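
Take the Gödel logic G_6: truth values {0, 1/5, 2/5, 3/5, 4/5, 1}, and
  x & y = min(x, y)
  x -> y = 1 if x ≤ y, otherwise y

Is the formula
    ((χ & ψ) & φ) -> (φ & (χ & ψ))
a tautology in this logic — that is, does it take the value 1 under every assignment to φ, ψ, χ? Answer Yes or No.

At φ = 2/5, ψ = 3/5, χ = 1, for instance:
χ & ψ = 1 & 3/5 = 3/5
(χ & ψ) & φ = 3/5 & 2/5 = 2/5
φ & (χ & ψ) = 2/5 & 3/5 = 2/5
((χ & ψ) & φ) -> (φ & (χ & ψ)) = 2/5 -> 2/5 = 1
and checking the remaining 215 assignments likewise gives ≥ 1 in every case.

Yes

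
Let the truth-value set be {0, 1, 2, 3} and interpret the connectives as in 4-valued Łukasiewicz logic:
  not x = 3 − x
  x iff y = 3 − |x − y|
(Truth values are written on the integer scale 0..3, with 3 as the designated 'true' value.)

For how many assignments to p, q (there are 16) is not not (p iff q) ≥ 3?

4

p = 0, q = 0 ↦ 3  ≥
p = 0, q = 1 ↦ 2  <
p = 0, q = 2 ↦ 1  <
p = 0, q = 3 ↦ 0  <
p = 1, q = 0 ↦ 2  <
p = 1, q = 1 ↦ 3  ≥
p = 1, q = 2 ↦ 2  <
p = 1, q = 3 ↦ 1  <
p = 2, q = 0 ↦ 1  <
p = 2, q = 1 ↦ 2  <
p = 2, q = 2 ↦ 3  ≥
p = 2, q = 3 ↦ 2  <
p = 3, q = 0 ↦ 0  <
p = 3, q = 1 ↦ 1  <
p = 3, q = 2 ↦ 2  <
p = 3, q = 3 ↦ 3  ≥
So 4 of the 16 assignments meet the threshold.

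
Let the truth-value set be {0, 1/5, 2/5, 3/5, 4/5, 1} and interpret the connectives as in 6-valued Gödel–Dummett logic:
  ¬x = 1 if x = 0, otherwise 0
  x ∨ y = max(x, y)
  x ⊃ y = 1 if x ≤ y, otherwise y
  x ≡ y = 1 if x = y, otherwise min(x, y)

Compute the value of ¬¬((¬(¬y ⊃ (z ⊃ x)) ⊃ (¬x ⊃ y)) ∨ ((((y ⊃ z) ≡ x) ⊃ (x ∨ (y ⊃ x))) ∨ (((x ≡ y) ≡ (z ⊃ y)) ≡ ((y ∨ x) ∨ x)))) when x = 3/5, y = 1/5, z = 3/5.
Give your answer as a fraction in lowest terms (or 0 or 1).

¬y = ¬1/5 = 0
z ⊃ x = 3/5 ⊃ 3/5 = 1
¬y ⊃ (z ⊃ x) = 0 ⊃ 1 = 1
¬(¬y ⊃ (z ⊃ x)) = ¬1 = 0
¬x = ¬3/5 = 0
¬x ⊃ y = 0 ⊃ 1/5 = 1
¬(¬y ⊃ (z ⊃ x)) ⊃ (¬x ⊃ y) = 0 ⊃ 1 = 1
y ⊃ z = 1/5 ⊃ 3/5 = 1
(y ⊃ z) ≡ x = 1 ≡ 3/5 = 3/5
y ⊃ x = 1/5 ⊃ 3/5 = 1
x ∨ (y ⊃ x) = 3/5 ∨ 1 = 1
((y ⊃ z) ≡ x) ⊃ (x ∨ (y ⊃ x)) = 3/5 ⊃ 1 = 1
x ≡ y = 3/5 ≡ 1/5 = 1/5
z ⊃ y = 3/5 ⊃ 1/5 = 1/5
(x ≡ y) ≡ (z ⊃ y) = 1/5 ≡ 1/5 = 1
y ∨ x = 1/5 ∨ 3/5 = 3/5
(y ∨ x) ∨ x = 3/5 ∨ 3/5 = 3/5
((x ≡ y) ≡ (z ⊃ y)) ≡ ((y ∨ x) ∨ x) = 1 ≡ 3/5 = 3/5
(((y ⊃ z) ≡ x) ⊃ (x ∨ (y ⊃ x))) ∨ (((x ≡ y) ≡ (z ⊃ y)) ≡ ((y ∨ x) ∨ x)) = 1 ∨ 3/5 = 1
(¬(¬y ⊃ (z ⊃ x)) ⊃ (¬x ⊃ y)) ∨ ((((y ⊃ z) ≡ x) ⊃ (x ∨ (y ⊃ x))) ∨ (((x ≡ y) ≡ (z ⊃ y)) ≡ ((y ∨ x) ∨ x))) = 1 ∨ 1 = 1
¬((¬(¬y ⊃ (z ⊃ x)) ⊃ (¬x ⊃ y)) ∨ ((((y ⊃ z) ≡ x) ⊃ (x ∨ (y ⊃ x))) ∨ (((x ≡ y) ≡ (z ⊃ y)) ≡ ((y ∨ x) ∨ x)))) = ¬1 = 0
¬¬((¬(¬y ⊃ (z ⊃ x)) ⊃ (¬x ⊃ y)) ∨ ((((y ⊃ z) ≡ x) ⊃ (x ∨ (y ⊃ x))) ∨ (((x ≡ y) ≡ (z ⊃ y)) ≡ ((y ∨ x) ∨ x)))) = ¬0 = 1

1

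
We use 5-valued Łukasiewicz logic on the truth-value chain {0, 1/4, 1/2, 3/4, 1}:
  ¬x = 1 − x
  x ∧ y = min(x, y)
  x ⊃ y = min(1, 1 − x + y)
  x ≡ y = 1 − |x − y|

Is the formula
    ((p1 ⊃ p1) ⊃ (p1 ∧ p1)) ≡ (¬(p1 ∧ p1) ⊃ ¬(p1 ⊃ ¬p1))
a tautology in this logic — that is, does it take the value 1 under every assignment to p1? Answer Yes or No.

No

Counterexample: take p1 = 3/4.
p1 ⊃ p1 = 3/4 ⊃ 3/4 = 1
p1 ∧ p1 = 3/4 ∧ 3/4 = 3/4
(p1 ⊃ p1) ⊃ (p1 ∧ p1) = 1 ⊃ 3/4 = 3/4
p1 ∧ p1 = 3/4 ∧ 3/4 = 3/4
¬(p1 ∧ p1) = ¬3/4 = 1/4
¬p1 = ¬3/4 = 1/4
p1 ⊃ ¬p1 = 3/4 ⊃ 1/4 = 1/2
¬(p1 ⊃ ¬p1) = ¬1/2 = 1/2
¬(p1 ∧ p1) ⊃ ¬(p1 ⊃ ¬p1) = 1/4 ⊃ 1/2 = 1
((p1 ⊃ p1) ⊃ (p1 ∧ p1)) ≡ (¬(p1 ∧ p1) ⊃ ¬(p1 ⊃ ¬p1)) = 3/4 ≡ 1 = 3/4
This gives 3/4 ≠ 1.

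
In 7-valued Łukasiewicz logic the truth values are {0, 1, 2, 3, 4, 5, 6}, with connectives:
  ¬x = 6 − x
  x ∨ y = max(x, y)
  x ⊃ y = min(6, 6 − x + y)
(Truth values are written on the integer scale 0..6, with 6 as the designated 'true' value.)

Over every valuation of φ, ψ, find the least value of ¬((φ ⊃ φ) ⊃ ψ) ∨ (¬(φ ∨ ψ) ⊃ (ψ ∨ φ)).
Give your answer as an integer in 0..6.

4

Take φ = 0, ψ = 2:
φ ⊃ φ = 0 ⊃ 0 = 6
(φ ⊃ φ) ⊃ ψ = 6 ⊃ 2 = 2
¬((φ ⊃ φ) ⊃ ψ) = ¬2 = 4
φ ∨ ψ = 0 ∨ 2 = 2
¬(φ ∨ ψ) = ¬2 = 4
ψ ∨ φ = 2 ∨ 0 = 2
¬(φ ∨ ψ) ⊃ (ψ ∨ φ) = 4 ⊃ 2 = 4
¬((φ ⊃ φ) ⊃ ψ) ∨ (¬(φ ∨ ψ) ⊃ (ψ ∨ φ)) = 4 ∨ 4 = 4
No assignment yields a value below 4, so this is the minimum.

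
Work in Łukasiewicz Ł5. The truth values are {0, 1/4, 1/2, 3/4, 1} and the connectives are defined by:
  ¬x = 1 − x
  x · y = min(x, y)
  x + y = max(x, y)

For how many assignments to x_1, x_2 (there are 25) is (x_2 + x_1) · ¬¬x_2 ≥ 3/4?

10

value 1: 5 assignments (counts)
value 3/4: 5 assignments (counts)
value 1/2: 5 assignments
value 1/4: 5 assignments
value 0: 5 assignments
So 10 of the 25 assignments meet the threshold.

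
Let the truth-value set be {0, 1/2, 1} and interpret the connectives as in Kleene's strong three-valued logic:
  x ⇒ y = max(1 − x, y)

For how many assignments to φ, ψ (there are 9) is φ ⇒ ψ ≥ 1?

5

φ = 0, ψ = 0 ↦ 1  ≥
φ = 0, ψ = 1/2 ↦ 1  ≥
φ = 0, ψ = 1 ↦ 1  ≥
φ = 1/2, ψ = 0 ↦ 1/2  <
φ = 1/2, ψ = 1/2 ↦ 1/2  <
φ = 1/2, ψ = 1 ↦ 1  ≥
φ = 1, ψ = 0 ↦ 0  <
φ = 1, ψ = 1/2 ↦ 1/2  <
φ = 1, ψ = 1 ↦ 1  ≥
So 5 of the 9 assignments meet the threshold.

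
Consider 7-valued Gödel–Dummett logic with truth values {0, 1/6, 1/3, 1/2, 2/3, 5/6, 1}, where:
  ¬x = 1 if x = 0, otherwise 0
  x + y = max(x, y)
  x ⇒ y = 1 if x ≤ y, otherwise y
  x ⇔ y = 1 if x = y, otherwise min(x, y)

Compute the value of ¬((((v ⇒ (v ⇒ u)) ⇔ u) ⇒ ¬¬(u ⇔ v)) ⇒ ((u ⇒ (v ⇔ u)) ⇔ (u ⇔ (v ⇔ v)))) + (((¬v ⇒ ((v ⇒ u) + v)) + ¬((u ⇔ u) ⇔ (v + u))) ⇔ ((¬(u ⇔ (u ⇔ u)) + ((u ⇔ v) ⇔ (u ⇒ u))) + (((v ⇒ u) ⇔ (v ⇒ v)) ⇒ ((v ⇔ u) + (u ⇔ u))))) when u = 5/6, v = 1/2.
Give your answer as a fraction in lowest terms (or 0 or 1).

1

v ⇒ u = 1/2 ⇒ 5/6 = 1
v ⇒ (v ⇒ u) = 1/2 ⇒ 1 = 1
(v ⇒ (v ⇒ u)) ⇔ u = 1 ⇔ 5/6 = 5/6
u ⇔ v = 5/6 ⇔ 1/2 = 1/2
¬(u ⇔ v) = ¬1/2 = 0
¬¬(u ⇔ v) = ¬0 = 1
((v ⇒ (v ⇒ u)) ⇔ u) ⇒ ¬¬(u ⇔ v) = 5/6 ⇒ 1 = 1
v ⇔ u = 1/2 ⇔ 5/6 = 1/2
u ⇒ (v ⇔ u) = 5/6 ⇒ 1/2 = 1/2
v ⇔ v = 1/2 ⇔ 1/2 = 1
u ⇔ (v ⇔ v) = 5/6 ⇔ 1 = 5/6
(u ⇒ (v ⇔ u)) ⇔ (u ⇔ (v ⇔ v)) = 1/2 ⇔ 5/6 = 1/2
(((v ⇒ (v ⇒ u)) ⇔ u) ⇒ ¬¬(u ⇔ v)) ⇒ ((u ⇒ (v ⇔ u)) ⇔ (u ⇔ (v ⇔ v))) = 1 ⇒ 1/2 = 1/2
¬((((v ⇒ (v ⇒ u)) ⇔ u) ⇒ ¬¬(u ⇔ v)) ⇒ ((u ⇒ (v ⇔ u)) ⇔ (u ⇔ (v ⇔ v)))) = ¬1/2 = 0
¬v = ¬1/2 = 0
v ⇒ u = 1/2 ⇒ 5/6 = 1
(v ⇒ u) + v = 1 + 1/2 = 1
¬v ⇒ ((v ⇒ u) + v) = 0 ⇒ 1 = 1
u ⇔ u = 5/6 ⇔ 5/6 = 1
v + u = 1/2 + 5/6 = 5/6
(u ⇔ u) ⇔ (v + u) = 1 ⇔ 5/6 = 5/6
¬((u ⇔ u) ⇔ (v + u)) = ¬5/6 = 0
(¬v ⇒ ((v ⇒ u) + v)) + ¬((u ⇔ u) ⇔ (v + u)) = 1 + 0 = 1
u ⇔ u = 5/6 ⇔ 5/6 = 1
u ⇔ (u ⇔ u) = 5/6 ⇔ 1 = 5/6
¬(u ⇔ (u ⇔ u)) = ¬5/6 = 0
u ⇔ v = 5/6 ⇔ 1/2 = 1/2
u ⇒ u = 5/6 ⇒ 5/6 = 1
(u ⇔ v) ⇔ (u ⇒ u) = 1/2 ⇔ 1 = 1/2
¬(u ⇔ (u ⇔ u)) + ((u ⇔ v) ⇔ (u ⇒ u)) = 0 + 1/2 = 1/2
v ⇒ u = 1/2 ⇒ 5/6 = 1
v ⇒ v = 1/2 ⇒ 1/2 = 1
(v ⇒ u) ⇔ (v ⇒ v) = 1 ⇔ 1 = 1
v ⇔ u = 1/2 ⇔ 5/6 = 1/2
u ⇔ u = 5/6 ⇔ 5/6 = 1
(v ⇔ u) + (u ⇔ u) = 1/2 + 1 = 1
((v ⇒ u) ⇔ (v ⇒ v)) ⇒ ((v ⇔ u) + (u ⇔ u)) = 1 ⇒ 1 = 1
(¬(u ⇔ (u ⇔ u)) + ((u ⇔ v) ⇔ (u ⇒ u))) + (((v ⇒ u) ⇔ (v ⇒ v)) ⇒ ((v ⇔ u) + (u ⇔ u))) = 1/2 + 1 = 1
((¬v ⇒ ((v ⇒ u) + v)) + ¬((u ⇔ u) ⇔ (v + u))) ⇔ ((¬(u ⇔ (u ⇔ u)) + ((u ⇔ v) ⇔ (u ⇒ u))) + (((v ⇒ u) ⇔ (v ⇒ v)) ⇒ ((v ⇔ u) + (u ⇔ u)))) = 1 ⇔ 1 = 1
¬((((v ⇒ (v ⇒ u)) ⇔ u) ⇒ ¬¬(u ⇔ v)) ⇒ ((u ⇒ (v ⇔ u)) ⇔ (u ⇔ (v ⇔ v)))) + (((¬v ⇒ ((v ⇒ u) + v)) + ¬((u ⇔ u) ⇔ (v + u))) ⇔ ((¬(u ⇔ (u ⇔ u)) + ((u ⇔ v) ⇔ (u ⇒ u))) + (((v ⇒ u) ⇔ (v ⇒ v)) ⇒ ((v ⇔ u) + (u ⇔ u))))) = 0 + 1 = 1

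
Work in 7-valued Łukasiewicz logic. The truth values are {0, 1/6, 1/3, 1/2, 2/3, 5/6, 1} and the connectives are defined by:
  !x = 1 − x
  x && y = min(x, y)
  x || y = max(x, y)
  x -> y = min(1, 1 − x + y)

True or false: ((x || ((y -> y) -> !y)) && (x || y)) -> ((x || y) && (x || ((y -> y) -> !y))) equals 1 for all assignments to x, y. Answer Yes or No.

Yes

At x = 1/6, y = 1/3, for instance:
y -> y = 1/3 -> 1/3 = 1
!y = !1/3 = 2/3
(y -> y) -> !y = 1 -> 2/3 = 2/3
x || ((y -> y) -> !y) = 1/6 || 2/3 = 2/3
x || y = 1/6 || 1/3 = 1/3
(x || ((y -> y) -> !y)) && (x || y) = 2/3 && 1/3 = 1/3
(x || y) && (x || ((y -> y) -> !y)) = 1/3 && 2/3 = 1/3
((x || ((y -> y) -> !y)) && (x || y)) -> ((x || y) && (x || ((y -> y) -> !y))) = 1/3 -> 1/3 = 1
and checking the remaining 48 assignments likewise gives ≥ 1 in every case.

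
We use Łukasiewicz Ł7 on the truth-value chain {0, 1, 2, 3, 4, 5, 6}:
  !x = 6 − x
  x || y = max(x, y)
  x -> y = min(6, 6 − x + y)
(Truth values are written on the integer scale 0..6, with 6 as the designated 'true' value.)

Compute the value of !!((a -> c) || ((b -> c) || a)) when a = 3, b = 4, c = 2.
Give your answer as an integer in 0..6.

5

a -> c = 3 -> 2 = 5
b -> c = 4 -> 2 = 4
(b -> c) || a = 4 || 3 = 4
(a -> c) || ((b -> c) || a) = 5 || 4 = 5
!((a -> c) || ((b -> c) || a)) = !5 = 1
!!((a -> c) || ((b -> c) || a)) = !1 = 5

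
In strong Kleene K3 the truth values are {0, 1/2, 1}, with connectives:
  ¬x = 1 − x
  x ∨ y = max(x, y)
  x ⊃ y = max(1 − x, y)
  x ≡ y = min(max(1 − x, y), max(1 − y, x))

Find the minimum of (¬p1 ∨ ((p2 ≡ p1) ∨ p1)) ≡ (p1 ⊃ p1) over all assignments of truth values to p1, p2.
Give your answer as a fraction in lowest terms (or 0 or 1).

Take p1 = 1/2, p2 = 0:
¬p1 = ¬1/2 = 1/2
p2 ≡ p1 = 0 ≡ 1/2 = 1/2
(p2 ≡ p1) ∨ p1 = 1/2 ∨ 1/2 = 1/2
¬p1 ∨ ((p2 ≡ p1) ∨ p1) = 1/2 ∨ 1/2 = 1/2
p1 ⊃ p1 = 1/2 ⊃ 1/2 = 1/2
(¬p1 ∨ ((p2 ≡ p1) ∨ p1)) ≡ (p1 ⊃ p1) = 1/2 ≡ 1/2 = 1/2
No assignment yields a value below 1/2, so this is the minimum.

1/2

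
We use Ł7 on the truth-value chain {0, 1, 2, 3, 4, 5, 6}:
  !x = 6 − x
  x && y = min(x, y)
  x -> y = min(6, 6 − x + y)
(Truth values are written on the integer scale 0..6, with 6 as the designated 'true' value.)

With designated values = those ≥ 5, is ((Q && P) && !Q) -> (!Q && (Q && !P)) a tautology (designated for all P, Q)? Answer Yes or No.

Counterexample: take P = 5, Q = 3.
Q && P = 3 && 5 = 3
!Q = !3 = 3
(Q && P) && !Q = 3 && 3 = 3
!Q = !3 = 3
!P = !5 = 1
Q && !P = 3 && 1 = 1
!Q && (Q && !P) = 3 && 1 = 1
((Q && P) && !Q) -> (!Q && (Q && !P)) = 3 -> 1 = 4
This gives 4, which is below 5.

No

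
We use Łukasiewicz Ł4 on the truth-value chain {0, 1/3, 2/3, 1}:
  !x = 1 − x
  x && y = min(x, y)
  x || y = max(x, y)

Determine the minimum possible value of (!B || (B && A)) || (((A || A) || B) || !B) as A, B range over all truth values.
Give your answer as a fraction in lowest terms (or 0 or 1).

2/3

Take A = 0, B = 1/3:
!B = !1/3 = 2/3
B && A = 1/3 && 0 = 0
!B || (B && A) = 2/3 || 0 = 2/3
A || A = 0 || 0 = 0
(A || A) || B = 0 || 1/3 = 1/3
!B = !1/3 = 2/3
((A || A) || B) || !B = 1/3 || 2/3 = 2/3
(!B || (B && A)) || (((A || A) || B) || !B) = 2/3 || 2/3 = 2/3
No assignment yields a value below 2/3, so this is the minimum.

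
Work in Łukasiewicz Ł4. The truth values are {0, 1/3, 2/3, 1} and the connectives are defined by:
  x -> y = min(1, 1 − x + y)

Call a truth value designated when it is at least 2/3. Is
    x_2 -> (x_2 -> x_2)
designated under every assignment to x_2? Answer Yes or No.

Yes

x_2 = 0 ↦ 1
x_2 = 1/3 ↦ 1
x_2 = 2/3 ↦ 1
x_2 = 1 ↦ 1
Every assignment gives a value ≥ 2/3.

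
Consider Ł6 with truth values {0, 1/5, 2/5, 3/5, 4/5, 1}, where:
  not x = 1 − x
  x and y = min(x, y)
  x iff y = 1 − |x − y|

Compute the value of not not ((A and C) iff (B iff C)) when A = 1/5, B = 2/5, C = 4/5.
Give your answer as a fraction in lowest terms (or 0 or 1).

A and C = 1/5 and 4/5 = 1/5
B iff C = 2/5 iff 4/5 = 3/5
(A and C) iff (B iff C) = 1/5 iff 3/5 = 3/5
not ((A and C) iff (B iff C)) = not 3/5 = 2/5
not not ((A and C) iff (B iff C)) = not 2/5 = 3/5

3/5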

==============================

Would you return all lines from the preceding listing that contain the word "connectives"?

## [SOLUTION TO THIS PROBLEM]
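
Let the truth-value set be {0, 1, 2, 3} and interpret the connectives as in 4-valued Łukasiewicz logic:
Let the truth-value set be {0, 1/5, 2/5, 3/5, 4/5, 1} and interpret the connectives as in 6-valued Gödel–Dummett logic:
In 7-valued Łukasiewicz logic the truth values are {0, 1, 2, 3, 4, 5, 6}, with connectives:
Work in Łukasiewicz Ł5. The truth values are {0, 1/4, 1/2, 3/4, 1} and the connectives are defined by:
Let the truth-value set be {0, 1/2, 1} and interpret the connectives as in Kleene's strong three-valued logic:
Work in 7-valued Łukasiewicz logic. The truth values are {0, 1/6, 1/3, 1/2, 2/3, 5/6, 1} and the connectives are defined by:
In strong Kleene K3 the truth values are {0, 1/2, 1}, with connectives:
Work in Łukasiewicz Ł4. The truth values are {0, 1/3, 2/3, 1} and the connectives are defined by: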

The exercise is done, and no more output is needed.